START Extracted material

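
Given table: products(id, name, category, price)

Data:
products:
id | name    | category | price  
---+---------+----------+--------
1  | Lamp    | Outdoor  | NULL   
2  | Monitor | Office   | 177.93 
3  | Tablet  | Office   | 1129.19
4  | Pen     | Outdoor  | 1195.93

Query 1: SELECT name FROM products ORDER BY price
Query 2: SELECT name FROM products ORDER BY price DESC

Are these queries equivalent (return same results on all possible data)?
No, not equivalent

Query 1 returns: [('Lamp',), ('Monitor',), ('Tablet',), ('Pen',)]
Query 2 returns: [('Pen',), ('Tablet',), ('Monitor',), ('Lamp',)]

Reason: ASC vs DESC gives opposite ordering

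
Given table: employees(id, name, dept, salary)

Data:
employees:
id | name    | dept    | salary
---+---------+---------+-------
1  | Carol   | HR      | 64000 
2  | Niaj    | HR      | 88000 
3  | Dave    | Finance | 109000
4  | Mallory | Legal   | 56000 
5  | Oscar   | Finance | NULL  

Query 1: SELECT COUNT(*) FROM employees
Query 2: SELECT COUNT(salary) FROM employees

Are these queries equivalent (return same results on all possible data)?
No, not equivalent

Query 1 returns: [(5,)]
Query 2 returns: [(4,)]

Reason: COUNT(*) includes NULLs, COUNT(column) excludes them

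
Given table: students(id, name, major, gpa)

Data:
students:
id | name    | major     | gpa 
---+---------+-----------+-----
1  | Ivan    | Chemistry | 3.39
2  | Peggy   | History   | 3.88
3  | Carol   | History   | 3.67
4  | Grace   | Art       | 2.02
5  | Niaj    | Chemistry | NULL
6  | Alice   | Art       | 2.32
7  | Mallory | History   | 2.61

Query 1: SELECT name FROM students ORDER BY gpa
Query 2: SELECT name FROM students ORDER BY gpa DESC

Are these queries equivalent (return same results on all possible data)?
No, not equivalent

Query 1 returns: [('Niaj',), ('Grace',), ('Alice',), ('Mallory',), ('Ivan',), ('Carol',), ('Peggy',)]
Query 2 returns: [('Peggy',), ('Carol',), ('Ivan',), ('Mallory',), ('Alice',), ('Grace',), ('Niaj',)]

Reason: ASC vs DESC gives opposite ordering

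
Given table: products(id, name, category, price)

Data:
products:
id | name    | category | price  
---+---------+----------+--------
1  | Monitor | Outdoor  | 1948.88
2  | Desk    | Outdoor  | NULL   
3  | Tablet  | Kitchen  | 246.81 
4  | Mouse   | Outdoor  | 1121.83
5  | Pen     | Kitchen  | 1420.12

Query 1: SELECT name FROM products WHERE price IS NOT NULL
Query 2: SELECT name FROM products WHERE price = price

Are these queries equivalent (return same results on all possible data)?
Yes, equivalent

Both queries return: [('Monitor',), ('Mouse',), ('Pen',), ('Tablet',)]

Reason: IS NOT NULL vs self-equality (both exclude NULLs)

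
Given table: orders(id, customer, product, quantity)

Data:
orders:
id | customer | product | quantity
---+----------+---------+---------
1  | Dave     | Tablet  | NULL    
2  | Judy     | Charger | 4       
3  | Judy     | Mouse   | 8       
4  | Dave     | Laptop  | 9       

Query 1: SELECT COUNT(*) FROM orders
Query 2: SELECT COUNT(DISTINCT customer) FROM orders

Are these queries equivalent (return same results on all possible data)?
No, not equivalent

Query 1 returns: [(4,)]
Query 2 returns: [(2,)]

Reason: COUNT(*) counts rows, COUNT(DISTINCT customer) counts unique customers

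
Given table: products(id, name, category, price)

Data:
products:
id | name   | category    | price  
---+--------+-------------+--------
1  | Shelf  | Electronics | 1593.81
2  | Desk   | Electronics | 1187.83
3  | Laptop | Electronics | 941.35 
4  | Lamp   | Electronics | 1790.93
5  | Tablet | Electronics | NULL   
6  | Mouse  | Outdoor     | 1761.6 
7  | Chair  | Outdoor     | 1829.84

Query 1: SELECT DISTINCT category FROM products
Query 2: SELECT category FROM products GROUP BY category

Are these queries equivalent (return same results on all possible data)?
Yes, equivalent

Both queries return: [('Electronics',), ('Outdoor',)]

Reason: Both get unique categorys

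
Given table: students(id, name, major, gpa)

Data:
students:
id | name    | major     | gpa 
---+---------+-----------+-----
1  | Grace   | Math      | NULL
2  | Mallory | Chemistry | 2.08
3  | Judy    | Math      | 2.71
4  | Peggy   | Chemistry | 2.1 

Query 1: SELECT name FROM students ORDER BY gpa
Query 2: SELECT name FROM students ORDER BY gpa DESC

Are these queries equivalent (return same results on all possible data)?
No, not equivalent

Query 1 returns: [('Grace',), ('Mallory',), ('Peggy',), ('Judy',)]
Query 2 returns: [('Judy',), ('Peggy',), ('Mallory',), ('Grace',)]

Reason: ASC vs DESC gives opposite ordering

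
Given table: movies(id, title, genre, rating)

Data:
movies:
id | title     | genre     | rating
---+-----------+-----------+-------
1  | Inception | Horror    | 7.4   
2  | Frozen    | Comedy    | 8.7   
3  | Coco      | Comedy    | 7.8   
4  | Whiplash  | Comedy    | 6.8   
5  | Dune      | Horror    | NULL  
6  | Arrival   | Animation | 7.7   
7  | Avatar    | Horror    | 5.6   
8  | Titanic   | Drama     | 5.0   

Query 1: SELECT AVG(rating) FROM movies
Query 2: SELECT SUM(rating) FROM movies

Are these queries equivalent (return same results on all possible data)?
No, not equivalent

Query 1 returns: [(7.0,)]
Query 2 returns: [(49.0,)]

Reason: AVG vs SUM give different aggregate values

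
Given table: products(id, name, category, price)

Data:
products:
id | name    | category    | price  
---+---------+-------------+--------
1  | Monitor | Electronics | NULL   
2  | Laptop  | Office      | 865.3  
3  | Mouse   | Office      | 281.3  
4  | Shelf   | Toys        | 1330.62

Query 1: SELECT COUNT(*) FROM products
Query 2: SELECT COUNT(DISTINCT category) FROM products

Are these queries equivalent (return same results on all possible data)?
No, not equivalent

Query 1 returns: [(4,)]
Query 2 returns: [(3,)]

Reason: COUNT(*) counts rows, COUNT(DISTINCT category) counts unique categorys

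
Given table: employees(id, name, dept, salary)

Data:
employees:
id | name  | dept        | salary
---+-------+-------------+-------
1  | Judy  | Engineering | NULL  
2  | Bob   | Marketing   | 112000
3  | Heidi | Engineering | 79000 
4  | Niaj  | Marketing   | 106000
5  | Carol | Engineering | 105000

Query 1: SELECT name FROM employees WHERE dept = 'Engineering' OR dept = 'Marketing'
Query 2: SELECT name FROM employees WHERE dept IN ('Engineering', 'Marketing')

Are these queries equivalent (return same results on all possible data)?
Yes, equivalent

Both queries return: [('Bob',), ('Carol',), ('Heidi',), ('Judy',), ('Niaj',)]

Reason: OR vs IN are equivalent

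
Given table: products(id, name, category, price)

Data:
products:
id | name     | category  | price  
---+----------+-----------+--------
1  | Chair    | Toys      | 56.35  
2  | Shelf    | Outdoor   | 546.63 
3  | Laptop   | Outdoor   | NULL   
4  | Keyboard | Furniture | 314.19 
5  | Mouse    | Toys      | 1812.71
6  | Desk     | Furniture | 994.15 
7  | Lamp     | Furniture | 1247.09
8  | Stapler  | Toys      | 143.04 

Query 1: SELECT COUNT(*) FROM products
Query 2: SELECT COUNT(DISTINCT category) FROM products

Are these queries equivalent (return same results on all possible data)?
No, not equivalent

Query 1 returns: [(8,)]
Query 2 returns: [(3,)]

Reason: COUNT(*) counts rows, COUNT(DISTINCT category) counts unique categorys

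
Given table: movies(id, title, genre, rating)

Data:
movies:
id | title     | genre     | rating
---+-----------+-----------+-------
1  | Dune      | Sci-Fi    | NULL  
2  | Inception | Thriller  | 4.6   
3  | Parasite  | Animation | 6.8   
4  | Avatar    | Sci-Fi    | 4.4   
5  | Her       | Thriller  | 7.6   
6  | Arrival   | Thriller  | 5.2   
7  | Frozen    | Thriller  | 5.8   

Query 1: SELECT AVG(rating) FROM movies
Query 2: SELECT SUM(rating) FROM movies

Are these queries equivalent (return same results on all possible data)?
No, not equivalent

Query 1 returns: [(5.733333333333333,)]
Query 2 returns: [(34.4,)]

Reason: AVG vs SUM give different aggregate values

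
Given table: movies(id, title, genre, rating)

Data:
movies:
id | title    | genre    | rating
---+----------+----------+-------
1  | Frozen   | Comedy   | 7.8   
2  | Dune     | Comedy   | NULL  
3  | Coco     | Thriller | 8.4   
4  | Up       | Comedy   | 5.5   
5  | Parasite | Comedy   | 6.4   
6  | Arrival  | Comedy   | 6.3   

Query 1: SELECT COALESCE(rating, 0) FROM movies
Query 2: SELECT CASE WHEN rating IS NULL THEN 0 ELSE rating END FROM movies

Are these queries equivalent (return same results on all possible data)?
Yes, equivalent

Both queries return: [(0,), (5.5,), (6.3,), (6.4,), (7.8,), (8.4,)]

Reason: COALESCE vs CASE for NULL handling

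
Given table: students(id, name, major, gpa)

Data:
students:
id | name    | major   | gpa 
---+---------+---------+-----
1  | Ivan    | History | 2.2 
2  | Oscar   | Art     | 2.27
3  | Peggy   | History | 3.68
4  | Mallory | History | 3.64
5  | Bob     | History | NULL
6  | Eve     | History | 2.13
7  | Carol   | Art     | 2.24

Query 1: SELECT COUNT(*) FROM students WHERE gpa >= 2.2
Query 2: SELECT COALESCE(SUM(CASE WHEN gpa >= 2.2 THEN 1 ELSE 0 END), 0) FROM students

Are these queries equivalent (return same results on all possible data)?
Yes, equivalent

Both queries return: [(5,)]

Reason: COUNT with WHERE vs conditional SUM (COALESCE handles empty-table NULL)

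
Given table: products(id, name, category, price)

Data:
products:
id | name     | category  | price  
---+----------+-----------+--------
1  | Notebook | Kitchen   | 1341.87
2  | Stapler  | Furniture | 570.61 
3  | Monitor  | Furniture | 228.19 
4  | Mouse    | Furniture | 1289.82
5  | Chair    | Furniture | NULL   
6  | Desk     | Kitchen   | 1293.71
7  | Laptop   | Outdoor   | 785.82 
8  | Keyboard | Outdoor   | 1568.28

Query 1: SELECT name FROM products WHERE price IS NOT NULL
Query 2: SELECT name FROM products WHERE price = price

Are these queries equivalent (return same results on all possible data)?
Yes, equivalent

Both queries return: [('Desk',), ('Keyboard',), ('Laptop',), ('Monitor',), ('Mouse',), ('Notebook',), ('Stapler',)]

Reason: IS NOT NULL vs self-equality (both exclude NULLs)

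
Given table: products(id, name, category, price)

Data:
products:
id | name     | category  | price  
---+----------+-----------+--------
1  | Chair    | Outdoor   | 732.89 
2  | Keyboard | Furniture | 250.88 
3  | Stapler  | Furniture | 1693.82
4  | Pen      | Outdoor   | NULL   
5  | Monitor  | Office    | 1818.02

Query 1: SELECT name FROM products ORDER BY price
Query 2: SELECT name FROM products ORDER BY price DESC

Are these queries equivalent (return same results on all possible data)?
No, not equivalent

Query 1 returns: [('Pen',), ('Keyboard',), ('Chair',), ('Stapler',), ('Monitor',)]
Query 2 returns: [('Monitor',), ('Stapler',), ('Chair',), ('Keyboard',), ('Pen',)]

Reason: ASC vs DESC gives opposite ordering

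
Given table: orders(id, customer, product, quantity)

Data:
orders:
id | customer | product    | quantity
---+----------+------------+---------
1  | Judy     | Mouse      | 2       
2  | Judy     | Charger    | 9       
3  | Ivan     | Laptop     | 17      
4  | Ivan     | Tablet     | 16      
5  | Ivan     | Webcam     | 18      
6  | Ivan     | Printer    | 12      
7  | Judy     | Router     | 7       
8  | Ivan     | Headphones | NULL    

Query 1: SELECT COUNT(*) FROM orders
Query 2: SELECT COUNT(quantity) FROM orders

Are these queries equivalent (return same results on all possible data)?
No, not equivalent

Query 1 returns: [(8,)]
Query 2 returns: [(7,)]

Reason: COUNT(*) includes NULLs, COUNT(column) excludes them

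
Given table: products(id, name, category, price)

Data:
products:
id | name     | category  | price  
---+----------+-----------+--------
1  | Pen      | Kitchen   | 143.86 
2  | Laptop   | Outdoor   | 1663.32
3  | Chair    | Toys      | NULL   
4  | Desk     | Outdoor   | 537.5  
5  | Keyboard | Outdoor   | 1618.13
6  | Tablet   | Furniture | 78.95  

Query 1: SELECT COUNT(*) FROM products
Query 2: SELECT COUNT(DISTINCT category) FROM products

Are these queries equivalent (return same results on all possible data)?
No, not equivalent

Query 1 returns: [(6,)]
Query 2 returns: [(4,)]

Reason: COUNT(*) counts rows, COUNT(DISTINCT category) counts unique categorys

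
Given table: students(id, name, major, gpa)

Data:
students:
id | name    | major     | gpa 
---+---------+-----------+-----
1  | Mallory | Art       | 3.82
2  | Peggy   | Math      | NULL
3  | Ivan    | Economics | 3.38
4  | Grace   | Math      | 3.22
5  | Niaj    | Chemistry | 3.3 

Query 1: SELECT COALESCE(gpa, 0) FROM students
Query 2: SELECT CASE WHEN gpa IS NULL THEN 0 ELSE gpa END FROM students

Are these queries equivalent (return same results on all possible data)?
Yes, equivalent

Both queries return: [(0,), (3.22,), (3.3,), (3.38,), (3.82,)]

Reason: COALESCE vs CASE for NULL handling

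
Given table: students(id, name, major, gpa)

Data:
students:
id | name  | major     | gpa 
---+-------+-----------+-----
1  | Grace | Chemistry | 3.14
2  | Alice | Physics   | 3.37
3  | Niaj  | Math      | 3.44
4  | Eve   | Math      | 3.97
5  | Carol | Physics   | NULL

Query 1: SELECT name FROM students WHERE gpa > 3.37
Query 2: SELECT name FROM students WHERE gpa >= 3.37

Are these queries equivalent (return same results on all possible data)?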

END Extracted material

What to produce >>
How many lines of the entries above contain the word "ELSE"? Give the number alone.

Your solution >>
3